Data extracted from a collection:

● ● ●

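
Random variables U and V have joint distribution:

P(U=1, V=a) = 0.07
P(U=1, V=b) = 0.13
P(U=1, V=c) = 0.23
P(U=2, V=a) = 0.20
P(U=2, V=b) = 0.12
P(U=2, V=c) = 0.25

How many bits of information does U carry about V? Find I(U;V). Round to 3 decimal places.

0.034 bits

Marginals: p(U) = (0.4300, 0.5700), p(V) = (0.2700, 0.2500, 0.4800).
I(U;V) = Σ p(x,y)·log₂[p(x,y)/(p(x)p(y))].
  (1,a): 0.07·log₂(0.6029) = -0.0511
  (1,b): 0.13·log₂(1.2093) = 0.0356
  (1,c): 0.23·log₂(1.1143) = 0.0359
  (2,a): 0.20·log₂(1.2995) = 0.0756
  (2,b): 0.12·log₂(0.8421) = -0.0298
  (2,c): 0.25·log₂(0.9137) = -0.0325
Sum = 0.034 bits.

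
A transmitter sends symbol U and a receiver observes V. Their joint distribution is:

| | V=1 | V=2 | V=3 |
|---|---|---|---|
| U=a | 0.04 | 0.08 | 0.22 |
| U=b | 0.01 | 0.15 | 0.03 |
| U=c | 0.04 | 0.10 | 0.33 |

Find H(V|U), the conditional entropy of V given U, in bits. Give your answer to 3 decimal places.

1.136 bits

Marginals: p(U) = (0.3400, 0.1900, 0.4700), p(V) = (0.0900, 0.3300, 0.5800).
H(V|U) = Σ p(U) · H(V|U=·).
  U=a: p=0.3400, H(V|U=a) = 1.2608
  U=b: p=0.1900, H(V|U=b) = 0.9133
  U=c: p=0.4700, H(V|U=c) = 1.1358
Weighted sum = 1.136 bits.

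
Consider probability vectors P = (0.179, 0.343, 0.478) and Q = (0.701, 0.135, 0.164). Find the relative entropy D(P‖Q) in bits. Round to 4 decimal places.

D(P‖Q) = Σ p·log₂(p/q).
  0.179·log₂(0.179/0.701) = -0.35253
  0.343·log₂(0.343/0.135) = 0.46142
  0.478·log₂(0.478/0.164) = 0.73770
D(P‖Q) = 0.8466 bits.

0.8466 bits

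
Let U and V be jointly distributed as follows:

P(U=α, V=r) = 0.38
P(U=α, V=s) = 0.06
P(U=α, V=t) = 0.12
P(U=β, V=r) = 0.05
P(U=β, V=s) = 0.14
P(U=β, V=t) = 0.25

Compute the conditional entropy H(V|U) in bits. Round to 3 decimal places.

1.265 bits

Marginals: p(U) = (0.5600, 0.4400), p(V) = (0.4300, 0.2000, 0.3700).
H(V|U) = Σ p(U) · H(V|U=·).
  U=α: p=0.5600, H(V|U=α) = 1.2011
  U=β: p=0.4400, H(V|U=β) = 1.3456
Weighted sum = 1.265 bits.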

● ● ●

EXERCISE INSTRUCTIONS. What is needed is every line of the records above that contains the word "distribution".

RESULT OF THE EXERCISE.
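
Random variables U and V have joint distribution:
A transmitter sends symbol U and a receiver observes V. Their joint distribution is: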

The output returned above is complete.